(Saved entries)
----

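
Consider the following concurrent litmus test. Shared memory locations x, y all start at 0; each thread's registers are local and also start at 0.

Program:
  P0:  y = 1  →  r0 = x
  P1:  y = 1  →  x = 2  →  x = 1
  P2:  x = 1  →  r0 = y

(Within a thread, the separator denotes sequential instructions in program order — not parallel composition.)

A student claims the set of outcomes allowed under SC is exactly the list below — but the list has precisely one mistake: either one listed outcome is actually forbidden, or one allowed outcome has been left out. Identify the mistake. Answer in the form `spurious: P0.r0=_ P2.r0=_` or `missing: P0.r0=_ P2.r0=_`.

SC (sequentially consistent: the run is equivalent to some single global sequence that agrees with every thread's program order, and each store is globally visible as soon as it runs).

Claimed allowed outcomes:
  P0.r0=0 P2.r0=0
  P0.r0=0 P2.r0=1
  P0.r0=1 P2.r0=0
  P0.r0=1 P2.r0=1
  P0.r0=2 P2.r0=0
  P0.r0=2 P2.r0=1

spurious: P0.r0=0 P2.r0=0

outcome vector order: (P0.r0,P2.r0)
under SC → (0,1) (1,0) (1,1) (2,0) (2,1)
claimed∖SC = {(0,0)}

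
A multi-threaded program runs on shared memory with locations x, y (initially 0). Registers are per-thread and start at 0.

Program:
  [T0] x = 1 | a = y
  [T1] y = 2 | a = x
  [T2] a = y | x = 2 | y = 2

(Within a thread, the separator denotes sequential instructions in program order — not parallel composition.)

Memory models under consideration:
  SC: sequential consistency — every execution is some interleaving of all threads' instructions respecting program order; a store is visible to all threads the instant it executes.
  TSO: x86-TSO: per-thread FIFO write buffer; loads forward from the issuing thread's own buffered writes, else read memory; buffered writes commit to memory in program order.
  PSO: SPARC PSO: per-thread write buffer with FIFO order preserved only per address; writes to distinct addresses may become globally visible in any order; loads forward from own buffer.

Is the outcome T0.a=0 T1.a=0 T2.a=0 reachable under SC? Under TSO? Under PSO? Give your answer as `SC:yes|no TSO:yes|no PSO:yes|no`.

outcome vector order: (T0.a,T1.a,T2.a)
SC: 10 outcomes — {(0,1,0), (0,1,2), (0,2,0), (0,2,2), (2,0,0), (2,0,2), (2,1,0), (2,1,2), (2,2,0), (2,2,2)}
TSO: 12 outcomes — {(0,0,0), (0,0,2), (0,1,0), (0,1,2), (0,2,0), (0,2,2), (2,0,0), (2,0,2), (2,1,0), (2,1,2), (2,2,0), (2,2,2)}
PSO: 12 outcomes — {(0,0,0), (0,0,2), (0,1,0), (0,1,2), (0,2,0), (0,2,2), (2,0,0), (2,0,2), (2,1,0), (2,1,2), (2,2,0), (2,2,2)}
target (0,0,0) ∈ {TSO,PSO}

SC:no TSO:yes PSO:yes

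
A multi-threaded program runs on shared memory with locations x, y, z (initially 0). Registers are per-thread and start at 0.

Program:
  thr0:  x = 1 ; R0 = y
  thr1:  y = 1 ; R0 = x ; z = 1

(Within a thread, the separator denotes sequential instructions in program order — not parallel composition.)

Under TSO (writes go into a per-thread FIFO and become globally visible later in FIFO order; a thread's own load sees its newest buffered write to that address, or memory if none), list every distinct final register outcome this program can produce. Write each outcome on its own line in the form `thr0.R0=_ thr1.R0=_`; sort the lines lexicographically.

outcome vector order: (thr0.R0,thr1.R0)
|TSO outcomes| = 4

thr0.R0=0 thr1.R0=0
thr0.R0=0 thr1.R0=1
thr0.R0=1 thr1.R0=0
thr0.R0=1 thr1.R0=1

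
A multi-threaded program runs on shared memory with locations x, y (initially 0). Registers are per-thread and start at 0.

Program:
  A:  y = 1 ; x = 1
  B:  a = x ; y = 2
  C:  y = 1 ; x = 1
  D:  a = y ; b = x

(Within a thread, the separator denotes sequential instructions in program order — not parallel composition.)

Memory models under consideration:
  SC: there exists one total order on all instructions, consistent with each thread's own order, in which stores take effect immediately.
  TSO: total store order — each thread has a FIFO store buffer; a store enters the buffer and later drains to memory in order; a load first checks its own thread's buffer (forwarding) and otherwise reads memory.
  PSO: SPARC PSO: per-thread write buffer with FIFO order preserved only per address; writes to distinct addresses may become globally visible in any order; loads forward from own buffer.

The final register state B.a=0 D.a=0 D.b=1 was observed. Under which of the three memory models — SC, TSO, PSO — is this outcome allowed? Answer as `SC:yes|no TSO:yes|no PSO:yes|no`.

outcome vector order: (B.a,D.a,D.b)
SC (11): <0 0 0> <0 0 1> <0 1 0> <0 1 1> <0 2 0> <0 2 1> <1 0 0> <1 0 1> <1 1 0> <1 1 1> <1 2 1>
TSO (11): <0 0 0> <0 0 1> <0 1 0> <0 1 1> <0 2 0> <0 2 1> <1 0 0> <1 0 1> <1 1 0> <1 1 1> <1 2 1>
PSO (11): <0 0 0> <0 0 1> <0 1 0> <0 1 1> <0 2 0> <0 2 1> <1 0 0> <1 0 1> <1 1 0> <1 1 1> <1 2 1>
target <0 0 1> ∈ {SC,TSO,PSO}

SC:yes TSO:yes PSO:yes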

----

## Your goal
For this exercise, give the entries above again with no difference at all.

## Solved problem
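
Consider the following concurrent litmus test. Shared memory locations x, y all start at 0; each thread's registers are local and also start at 0.

Program:
  P0:  y = 1  →  r0 = x
  P1:  y = 1  →  x = 2  →  x = 1
  P2:  x = 1  →  r0 = y

(Within a thread, the separator denotes sequential instructions in program order — not parallel composition.)

A student claims the set of outcomes allowed under SC is exactly the list below — but the list has precisely one mistake: either one listed outcome is actually forbidden, or one allowed outcome has been left out. Identify the mistake. Answer in the form `spurious: P0.r0=_ P2.r0=_` or `missing: P0.r0=_ P2.r0=_`.

SC (sequentially consistent: the run is equivalent to some single global sequence that agrees with every thread's program order, and each store is globally visible as soon as it runs).

Claimed allowed outcomes:
  P0.r0=0 P2.r0=0
  P0.r0=0 P2.r0=1
  P0.r0=1 P2.r0=0
  P0.r0=1 P2.r0=1
  P0.r0=2 P2.r0=0
  P0.r0=2 P2.r0=1

spurious: P0.r0=0 P2.r0=0

outcome vector order: (P0.r0,P2.r0)
under SC → (0,1) (1,0) (1,1) (2,0) (2,1)
claimed∖SC = {(0,0)}

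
A multi-threaded program runs on shared memory with locations x, y (initially 0). Registers are per-thread and start at 0.

Program:
  [T0] x = 1 | a = y
  [T1] y = 2 | a = x
  [T2] a = y | x = 2 | y = 2

(Within a thread, the separator denotes sequential instructions in program order — not parallel composition.)

Memory models under consideration:
  SC: sequential consistency — every execution is some interleaving of all threads' instructions respecting program order; a store is visible to all threads the instant it executes.
  TSO: x86-TSO: per-thread FIFO write buffer; loads forward from the issuing thread's own buffered writes, else read memory; buffered writes commit to memory in program order.
  PSO: SPARC PSO: per-thread write buffer with FIFO order preserved only per address; writes to distinct addresses may become globally visible in any order; loads forward from own buffer.

Is the outcome T0.a=0 T1.a=0 T2.a=0 reachable under SC? Under TSO? Under PSO? Give your answer as `SC:yes|no TSO:yes|no PSO:yes|no`.

outcome vector order: (T0.a,T1.a,T2.a)
SC: 10 outcomes — {(0,1,0), (0,1,2), (0,2,0), (0,2,2), (2,0,0), (2,0,2), (2,1,0), (2,1,2), (2,2,0), (2,2,2)}
TSO: 12 outcomes — {(0,0,0), (0,0,2), (0,1,0), (0,1,2), (0,2,0), (0,2,2), (2,0,0), (2,0,2), (2,1,0), (2,1,2), (2,2,0), (2,2,2)}
PSO: 12 outcomes — {(0,0,0), (0,0,2), (0,1,0), (0,1,2), (0,2,0), (0,2,2), (2,0,0), (2,0,2), (2,1,0), (2,1,2), (2,2,0), (2,2,2)}
target (0,0,0) ∈ {TSO,PSO}

SC:no TSO:yes PSO:yes

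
A multi-threaded program runs on shared memory with locations x, y, z (initially 0). Registers are per-thread and start at 0.

Program:
  thr0:  x = 1 ; R0 = y
  thr1:  y = 1 ; R0 = x ; z = 1

(Within a thread, the separator denotes sequential instructions in program order — not parallel composition.)

Under TSO (writes go into a per-thread FIFO and become globally visible later in FIFO order; a thread's own load sees its newest buffered write to that address, or memory if none), list every distinct final register outcome this program can produce. Write each outcome on its own line in the form `thr0.R0=_ thr1.R0=_`; sort the lines lexicographically.

outcome vector order: (thr0.R0,thr1.R0)
|TSO outcomes| = 4

thr0.R0=0 thr1.R0=0
thr0.R0=0 thr1.R0=1
thr0.R0=1 thr1.R0=0
thr0.R0=1 thr1.R0=1

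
A multi-threaded program runs on shared memory with locations x, y (initially 0). Registers are per-thread and start at 0.

Program:
  A:  y = 1 ; x = 1
  B:  a = x ; y = 2
  C:  y = 1 ; x = 1
  D:  a = y ; b = x

(Within a thread, the separator denotes sequential instructions in program order — not parallel composition.)

Memory models under consideration:
  SC: there exists one total order on all instructions, consistent with each thread's own order, in which stores take effect immediately.
  TSO: total store order — each thread has a FIFO store buffer; a store enters the buffer and later drains to memory in order; a load first checks its own thread's buffer (forwarding) and otherwise reads memory.
  PSO: SPARC PSO: per-thread write buffer with FIFO order preserved only per address; writes to distinct addresses may become globally visible in any order; loads forward from own buffer.

The final register state B.a=0 D.a=0 D.b=1 was observed. Under which of the three memory models — SC, TSO, PSO — is this outcome allowed? Answer as `SC:yes|no TSO:yes|no PSO:yes|no`.

outcome vector order: (B.a,D.a,D.b)
SC (11): <0 0 0> <0 0 1> <0 1 0> <0 1 1> <0 2 0> <0 2 1> <1 0 0> <1 0 1> <1 1 0> <1 1 1> <1 2 1>
TSO (11): <0 0 0> <0 0 1> <0 1 0> <0 1 1> <0 2 0> <0 2 1> <1 0 0> <1 0 1> <1 1 0> <1 1 1> <1 2 1>
PSO (11): <0 0 0> <0 0 1> <0 1 0> <0 1 1> <0 2 0> <0 2 1> <1 0 0> <1 0 1> <1 1 0> <1 1 1> <1 2 1>
target <0 0 1> ∈ {SC,TSO,PSO}

SC:yes TSO:yes PSO:yes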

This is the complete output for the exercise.